#### [REQUIRED WORK]
Calculate how many lines of the data hold "floor". The answer consists of that number only.

----- RECORDS PROVIDED -----

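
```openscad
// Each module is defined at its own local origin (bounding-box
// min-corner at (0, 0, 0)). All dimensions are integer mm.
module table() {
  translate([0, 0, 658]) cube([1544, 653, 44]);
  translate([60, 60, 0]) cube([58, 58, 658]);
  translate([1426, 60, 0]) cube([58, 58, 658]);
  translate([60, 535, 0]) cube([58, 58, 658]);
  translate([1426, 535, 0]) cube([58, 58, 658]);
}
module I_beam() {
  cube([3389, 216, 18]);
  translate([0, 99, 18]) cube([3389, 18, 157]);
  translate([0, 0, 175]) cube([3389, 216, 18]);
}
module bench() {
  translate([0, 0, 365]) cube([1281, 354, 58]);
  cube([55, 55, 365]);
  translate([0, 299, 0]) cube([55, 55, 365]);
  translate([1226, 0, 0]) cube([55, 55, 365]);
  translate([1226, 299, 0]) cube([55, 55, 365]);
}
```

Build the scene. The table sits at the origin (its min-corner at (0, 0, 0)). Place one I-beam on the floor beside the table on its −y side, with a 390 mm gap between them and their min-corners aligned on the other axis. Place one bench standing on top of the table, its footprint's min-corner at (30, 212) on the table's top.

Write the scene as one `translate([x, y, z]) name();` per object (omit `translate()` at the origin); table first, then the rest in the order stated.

table();
translate([0, -606, 0]) I_beam();
translate([30, 212, 702]) bench();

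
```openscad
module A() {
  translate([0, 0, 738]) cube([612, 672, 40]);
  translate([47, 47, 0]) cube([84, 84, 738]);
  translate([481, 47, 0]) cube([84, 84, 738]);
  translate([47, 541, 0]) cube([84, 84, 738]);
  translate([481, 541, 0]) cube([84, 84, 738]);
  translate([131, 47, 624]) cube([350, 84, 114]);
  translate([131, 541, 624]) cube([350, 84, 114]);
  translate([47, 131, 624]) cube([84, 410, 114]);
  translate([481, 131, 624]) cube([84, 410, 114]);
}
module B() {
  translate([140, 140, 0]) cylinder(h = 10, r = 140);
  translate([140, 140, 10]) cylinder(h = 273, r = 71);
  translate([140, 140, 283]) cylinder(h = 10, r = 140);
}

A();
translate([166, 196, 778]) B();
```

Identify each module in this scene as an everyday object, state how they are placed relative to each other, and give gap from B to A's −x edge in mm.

The spool's min-x is at 166; the table's min-x is 0; gap = 166 mm.

A is a table. B is a spool. The spool is on top of the table, centred. The gap from the spool to the table's −x edge is 166 mm.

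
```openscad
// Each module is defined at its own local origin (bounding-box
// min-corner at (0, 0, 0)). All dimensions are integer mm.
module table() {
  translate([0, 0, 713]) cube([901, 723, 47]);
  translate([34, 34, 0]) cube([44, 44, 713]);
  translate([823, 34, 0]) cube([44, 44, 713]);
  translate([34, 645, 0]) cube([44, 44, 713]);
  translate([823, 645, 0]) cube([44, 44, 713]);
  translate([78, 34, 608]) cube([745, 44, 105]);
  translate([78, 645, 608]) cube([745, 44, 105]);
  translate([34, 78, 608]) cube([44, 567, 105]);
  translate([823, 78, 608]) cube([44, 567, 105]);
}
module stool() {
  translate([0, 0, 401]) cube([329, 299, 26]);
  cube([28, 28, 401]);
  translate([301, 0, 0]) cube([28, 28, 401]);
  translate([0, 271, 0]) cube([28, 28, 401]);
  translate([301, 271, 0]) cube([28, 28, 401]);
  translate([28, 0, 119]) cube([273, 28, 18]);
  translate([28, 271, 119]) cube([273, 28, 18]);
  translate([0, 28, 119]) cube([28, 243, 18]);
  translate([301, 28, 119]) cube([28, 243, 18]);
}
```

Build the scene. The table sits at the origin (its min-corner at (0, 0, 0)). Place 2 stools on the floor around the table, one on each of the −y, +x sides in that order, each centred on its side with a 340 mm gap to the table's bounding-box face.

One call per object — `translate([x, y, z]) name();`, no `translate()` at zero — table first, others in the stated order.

table();
translate([286, -639, 0]) stool();
translate([1241, 212, 0]) stool();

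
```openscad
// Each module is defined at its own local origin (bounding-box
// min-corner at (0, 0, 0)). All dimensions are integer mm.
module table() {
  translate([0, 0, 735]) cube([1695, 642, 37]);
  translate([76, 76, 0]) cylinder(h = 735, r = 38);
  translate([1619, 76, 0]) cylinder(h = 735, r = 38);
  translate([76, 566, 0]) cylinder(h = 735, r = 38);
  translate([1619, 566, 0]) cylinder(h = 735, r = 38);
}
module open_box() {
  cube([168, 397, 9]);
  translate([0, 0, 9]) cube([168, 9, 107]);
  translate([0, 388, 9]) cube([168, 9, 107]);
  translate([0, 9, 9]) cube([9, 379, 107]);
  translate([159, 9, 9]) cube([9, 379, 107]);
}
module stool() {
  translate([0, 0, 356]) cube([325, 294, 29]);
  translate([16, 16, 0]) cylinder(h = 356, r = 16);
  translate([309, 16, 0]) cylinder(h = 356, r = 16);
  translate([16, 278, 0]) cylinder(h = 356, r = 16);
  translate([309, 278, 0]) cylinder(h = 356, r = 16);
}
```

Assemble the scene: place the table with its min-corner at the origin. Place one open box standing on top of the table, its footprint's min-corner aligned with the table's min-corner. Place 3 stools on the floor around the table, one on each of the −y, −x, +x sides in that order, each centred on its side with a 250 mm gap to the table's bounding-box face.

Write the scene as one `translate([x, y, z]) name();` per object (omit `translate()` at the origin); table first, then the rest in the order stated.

table();
translate([0, 0, 772]) open_box();
translate([685, -544, 0]) stool();
translate([-575, 174, 0]) stool();
translate([1945, 174, 0]) stool();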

-----

#### [REPLY]
3